* [About this task]
From the data that follows, print exactly the lines starting at the one containing "A feed stream" and ending at the one containing "What bypass fraction"; include both of them and nothing more.

* [Source material]
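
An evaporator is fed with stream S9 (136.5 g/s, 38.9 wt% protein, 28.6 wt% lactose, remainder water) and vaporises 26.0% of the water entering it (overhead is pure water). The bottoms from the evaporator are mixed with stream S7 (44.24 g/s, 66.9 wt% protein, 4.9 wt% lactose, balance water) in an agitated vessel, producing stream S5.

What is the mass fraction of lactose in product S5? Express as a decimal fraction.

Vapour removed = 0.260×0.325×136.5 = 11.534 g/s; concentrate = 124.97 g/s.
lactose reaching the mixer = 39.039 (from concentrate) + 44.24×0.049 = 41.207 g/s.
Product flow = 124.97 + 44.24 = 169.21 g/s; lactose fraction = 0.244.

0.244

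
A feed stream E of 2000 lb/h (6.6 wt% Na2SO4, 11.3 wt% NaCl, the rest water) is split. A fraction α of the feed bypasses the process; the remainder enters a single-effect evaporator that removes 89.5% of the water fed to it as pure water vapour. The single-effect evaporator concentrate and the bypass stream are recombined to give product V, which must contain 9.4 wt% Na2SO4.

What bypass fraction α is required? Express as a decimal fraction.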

...

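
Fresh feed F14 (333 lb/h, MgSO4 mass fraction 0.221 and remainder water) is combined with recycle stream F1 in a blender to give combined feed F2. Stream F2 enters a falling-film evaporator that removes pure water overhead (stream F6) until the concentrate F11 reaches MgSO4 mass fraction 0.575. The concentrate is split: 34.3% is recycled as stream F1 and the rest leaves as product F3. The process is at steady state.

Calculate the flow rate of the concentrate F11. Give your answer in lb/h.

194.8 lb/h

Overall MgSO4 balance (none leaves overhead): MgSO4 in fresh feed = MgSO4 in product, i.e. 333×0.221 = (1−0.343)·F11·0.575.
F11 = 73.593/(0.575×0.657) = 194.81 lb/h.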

* [Answer space]
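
A feed stream E of 2000 lb/h (6.6 wt% Na2SO4, 11.3 wt% NaCl, the rest water) is split. A fraction α of the feed bypasses the process; the remainder enters a single-effect evaporator that removes 89.5% of the water fed to it as pure water vapour. The single-effect evaporator concentrate and the bypass stream are recombined to give product V, which must contain 9.4 wt% Na2SO4.

What bypass fraction α is required? Express as a decimal fraction.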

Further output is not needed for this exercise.